What to do: Beginning with the line containing "Annual carrying-cost rate" and ending with the last line, repeat the records exactly.

Records supplied:
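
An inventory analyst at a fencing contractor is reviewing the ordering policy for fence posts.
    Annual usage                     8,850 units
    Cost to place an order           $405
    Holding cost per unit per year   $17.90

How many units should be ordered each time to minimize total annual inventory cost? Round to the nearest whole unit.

EOQ = √(2DS/H) = √(2 × 8,850 × 405 / 17.9)
    = √(400,474.86) ≈ 632.83

633 units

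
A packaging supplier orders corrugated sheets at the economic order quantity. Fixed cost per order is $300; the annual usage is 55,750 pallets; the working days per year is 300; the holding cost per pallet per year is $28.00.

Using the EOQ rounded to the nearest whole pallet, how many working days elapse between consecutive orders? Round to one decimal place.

5.9 days

2DS/H = 2·55,750·300/28 = 1,194,642.86
EOQ = √1,194,642.86 ≈ 1,093.00 → Q = 1,093 pallets
Cycle time = (working days × Q)/D = (300 × 1,093) / 55,750 = 5.882 days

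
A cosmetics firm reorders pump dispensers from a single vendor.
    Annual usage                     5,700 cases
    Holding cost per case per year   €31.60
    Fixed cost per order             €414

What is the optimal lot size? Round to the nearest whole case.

386 cases

2DS/H = 2·5,700·414/31.6 = 149,354.43
EOQ = √149,354.43 ≈ 386.46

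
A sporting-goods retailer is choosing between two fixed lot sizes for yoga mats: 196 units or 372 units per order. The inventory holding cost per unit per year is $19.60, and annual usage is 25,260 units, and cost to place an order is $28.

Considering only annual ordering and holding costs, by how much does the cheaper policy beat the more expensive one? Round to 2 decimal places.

Annual cost at Q: ordering D·S/Q plus holding Q·H/2.
TC(196) = (25,260/196)×28 + (196/2)×19.6 = $5,529.37
TC(372) = (25,260/372)×28 + (372/2)×19.6 = $5,546.89
Cheaper: Q = 196.  Difference = $17.52

$17.52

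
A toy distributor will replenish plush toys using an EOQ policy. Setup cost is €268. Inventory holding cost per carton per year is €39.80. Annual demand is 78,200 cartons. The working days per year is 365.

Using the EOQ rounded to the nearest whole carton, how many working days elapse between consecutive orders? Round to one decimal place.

2DS/H = 2·78,200·268/39.8 = 1,053,145.73
EOQ = √1,053,145.73 ≈ 1,026.23 → Q = 1,026 cartons
Cycle time = (working days × Q)/D = (365 × 1,026) / 78,200 = 4.789 days

4.8 days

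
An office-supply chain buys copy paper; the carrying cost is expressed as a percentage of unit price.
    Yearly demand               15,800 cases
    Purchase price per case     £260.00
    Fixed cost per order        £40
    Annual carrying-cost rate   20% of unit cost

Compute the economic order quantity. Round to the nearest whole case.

Holding cost per case per year: H = 20% × £260 = £52.0000
Q* = √(2·D·S / H) = √(2·15,800·40 / 52) = √24,307.7 ≈ 155.91

156 cases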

Final answer:
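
    Annual carrying-cost rate   20% of unit cost

Compute the economic order quantity. Round to the nearest whole case.

Holding cost per case per year: H = 20% × £260 = £52.0000
Q* = √(2·D·S / H) = √(2·15,800·40 / 52) = √24,307.7 ≈ 155.91

156 cases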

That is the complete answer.